» **What is being asked**: Go through the material line by line and copy each one with the word "broken".

Stored data: Begin

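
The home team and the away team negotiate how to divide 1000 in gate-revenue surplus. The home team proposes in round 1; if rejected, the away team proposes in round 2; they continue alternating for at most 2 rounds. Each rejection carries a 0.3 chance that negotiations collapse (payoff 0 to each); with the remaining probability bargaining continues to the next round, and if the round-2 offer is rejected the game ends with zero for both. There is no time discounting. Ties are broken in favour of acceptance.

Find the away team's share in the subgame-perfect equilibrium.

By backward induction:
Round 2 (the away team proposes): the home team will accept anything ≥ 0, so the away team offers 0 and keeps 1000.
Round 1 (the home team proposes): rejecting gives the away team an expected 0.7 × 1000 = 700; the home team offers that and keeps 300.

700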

Stored data: End
Stored data: Begin

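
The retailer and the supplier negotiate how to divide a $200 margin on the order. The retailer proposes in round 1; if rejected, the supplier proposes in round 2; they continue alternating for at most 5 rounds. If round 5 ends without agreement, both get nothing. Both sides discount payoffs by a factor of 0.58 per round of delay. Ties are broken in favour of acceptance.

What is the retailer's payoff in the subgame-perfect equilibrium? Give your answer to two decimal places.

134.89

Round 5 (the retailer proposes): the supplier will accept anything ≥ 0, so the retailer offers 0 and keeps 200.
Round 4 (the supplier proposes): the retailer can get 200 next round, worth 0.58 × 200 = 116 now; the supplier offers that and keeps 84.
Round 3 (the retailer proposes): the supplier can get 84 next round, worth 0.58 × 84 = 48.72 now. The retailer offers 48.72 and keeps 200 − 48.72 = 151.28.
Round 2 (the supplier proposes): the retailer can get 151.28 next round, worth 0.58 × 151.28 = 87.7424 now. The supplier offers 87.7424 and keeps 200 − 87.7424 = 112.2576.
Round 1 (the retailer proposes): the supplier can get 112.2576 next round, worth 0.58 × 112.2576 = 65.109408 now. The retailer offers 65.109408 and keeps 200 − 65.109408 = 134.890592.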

Stored data: End

» **Result for this exercise**:
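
The home team and the away team negotiate how to divide 1000 in gate-revenue surplus. The home team proposes in round 1; if rejected, the away team proposes in round 2; they continue alternating for at most 2 rounds. Each rejection carries a 0.3 chance that negotiations collapse (payoff 0 to each); with the remaining probability bargaining continues to the next round, and if the round-2 offer is rejected the game ends with zero for both. There is no time discounting. Ties are broken in favour of acceptance.
The retailer and the supplier negotiate how to divide a $200 margin on the order. The retailer proposes in round 1; if rejected, the supplier proposes in round 2; they continue alternating for at most 5 rounds. If round 5 ends without agreement, both get nothing. Both sides discount payoffs by a factor of 0.58 per round of delay. Ties are broken in favour of acceptance.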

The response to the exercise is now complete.